_Task to complete_.
Give back all the data exactly, line by line.

-- Provided data follows --

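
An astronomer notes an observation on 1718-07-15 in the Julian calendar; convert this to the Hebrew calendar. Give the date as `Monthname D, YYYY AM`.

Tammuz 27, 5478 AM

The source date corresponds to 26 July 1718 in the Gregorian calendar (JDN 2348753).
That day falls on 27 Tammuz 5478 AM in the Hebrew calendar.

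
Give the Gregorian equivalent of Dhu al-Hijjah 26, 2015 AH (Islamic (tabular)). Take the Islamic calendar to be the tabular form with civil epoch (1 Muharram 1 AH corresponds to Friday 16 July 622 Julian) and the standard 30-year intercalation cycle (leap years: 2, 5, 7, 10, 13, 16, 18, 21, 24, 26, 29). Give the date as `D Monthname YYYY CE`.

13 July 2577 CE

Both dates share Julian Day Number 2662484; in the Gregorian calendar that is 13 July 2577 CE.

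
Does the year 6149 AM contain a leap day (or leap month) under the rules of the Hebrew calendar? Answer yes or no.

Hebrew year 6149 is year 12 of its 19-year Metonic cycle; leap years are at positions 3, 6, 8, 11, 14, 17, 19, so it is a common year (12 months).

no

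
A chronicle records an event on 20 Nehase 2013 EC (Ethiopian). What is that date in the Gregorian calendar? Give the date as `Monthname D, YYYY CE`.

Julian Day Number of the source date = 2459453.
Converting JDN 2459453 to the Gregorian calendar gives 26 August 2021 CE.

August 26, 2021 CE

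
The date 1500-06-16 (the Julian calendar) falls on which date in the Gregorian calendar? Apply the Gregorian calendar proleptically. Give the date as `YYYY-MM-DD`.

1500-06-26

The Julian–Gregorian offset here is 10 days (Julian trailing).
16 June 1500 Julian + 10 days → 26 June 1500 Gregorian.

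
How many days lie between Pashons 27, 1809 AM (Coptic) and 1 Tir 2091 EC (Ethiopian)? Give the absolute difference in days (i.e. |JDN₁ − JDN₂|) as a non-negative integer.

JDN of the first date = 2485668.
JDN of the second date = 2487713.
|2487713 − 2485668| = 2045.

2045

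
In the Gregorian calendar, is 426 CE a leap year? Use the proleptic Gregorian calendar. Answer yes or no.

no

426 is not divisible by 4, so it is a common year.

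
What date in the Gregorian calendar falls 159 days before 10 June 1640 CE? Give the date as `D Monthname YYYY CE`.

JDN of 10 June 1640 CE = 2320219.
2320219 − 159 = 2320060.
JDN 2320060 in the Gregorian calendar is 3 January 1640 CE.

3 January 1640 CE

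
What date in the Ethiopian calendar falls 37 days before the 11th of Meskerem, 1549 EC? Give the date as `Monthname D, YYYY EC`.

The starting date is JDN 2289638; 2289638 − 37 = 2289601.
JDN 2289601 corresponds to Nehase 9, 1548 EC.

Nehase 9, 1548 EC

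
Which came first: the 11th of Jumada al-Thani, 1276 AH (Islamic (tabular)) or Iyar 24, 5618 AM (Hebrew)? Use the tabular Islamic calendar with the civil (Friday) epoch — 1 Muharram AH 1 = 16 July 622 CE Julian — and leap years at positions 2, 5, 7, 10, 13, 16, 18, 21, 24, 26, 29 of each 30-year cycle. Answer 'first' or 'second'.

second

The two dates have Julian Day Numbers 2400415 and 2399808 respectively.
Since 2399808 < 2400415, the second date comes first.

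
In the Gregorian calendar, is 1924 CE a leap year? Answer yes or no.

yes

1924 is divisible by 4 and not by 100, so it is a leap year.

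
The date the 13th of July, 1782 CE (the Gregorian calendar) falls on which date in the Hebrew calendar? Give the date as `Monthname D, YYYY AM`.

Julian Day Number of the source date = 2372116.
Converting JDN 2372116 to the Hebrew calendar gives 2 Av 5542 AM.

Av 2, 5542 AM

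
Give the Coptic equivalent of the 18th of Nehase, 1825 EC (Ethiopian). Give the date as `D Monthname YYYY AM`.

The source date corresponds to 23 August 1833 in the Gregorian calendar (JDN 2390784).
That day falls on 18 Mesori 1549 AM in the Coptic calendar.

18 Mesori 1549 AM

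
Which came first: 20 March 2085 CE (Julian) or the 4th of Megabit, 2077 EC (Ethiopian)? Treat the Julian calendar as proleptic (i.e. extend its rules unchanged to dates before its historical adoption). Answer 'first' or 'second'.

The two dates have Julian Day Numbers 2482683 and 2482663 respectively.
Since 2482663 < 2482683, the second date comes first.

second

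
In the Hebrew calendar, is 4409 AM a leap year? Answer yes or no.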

-- Provided data concluded --

_Expected answer_.
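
An astronomer notes an observation on 1718-07-15 in the Julian calendar; convert this to the Hebrew calendar. Give the date as `Monthname D, YYYY AM`.

Tammuz 27, 5478 AM

The source date corresponds to 26 July 1718 in the Gregorian calendar (JDN 2348753).
That day falls on 27 Tammuz 5478 AM in the Hebrew calendar.

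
Give the Gregorian equivalent of Dhu al-Hijjah 26, 2015 AH (Islamic (tabular)). Take the Islamic calendar to be the tabular form with civil epoch (1 Muharram 1 AH corresponds to Friday 16 July 622 Julian) and the standard 30-year intercalation cycle (leap years: 2, 5, 7, 10, 13, 16, 18, 21, 24, 26, 29). Give the date as `D Monthname YYYY CE`.

13 July 2577 CE

Both dates share Julian Day Number 2662484; in the Gregorian calendar that is 13 July 2577 CE.

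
Does the year 6149 AM contain a leap day (or leap month) under the rules of the Hebrew calendar? Answer yes or no.

Hebrew year 6149 is year 12 of its 19-year Metonic cycle; leap years are at positions 3, 6, 8, 11, 14, 17, 19, so it is a common year (12 months).

no

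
A chronicle records an event on 20 Nehase 2013 EC (Ethiopian). What is that date in the Gregorian calendar? Give the date as `Monthname D, YYYY CE`.

Julian Day Number of the source date = 2459453.
Converting JDN 2459453 to the Gregorian calendar gives 26 August 2021 CE.

August 26, 2021 CE

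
The date 1500-06-16 (the Julian calendar) falls on which date in the Gregorian calendar? Apply the Gregorian calendar proleptically. Give the date as `YYYY-MM-DD`.

1500-06-26

The Julian–Gregorian offset here is 10 days (Julian trailing).
16 June 1500 Julian + 10 days → 26 June 1500 Gregorian.

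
How many days lie between Pashons 27, 1809 AM (Coptic) and 1 Tir 2091 EC (Ethiopian)? Give the absolute difference in days (i.e. |JDN₁ − JDN₂|) as a non-negative integer.

JDN of the first date = 2485668.
JDN of the second date = 2487713.
|2487713 − 2485668| = 2045.

2045

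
In the Gregorian calendar, is 426 CE a leap year? Use the proleptic Gregorian calendar. Answer yes or no.

no

426 is not divisible by 4, so it is a common year.

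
What date in the Gregorian calendar falls 159 days before 10 June 1640 CE? Give the date as `D Monthname YYYY CE`.

JDN of 10 June 1640 CE = 2320219.
2320219 − 159 = 2320060.
JDN 2320060 in the Gregorian calendar is 3 January 1640 CE.

3 January 1640 CE

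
What date in the Ethiopian calendar falls 37 days before the 11th of Meskerem, 1549 EC? Give the date as `Monthname D, YYYY EC`.

The starting date is JDN 2289638; 2289638 − 37 = 2289601.
JDN 2289601 corresponds to Nehase 9, 1548 EC.

Nehase 9, 1548 EC

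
Which came first: the 11th of Jumada al-Thani, 1276 AH (Islamic (tabular)) or Iyar 24, 5618 AM (Hebrew)? Use the tabular Islamic calendar with the civil (Friday) epoch — 1 Muharram AH 1 = 16 July 622 CE Julian — and leap years at positions 2, 5, 7, 10, 13, 16, 18, 21, 24, 26, 29 of each 30-year cycle. Answer 'first' or 'second'.

second

The two dates have Julian Day Numbers 2400415 and 2399808 respectively.
Since 2399808 < 2400415, the second date comes first.

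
In the Gregorian calendar, is 1924 CE a leap year? Answer yes or no.

yes

1924 is divisible by 4 and not by 100, so it is a leap year.

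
The date the 13th of July, 1782 CE (the Gregorian calendar) falls on which date in the Hebrew calendar? Give the date as `Monthname D, YYYY AM`.

Julian Day Number of the source date = 2372116.
Converting JDN 2372116 to the Hebrew calendar gives 2 Av 5542 AM.

Av 2, 5542 AM

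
Give the Coptic equivalent of the 18th of Nehase, 1825 EC (Ethiopian). Give the date as `D Monthname YYYY AM`.

The source date corresponds to 23 August 1833 in the Gregorian calendar (JDN 2390784).
That day falls on 18 Mesori 1549 AM in the Coptic calendar.

18 Mesori 1549 AM

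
Which came first: 20 March 2085 CE (Julian) or the 4th of Megabit, 2077 EC (Ethiopian)? Treat the Julian calendar as proleptic (i.e. extend its rules unchanged to dates before its historical adoption). Answer 'first' or 'second'.

The two dates have Julian Day Numbers 2482683 and 2482663 respectively.
Since 2482663 < 2482683, the second date comes first.

second

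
In the Hebrew calendar, is 4409 AM a leap year? Answer yes or no.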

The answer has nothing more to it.